--- EXERCISE DESCRIPTION ---
All entries below are to be retyped in full, precisely as they appear.

● ● ● ●

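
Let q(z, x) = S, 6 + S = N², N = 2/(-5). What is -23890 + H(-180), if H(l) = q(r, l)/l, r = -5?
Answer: -53752427/2250 ≈ -23890.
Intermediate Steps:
N = -⅖ (N = 2*(-⅕) = -⅖ ≈ -0.40000)
S = -146/25 (S = -6 + (-⅖)² = -6 + 4/25 = -146/25 ≈ -5.8400)
q(z, x) = -146/25
H(l) = -146/(25*l)
-23890 + H(-180) = -23890 - 146/25/(-180) = -23890 - 146/25*(-1/180) = -23890 + 73/2250 = -53752427/2250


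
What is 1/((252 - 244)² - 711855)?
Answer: -1/711791 ≈ -1.4049e-6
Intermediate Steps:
1/((252 - 244)² - 711855) = 1/(8² - 711855) = 1/(64 - 711855) = 1/(-711791) = -1/711791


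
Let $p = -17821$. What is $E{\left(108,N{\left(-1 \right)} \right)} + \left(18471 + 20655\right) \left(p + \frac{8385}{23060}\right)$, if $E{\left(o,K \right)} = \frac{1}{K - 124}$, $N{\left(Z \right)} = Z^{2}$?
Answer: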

● ● ● ●

--- SOLVED PROBLEM ---
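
Let q(z, x) = S, 6 + S = N², N = 2/(-5). What is -23890 + H(-180), if H(l) = q(r, l)/l, r = -5?
Answer: -53752427/2250 ≈ -23890.
Intermediate Steps:
N = -⅖ (N = 2*(-⅕) = -⅖ ≈ -0.40000)
S = -146/25 (S = -6 + (-⅖)² = -6 + 4/25 = -146/25 ≈ -5.8400)
q(z, x) = -146/25
H(l) = -146/(25*l)
-23890 + H(-180) = -23890 - 146/25/(-180) = -23890 - 146/25*(-1/180) = -23890 + 73/2250 = -53752427/2250


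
What is 1/((252 - 244)² - 711855)?
Answer: -1/711791 ≈ -1.4049e-6
Intermediate Steps:
1/((252 - 244)² - 711855) = 1/(8² - 711855) = 1/(64 - 711855) = 1/(-711791) = -1/711791


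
Let $p = -17821$. What is $E{\left(108,N{\left(-1 \right)} \right)} + \left(18471 + 20655\right) \left(p + \frac{8385}{23060}\right)$, if $E{\left(o,K \right)} = \frac{1}{K - 124}$, $N{\left(Z \right)} = Z^{2}$?
Answer: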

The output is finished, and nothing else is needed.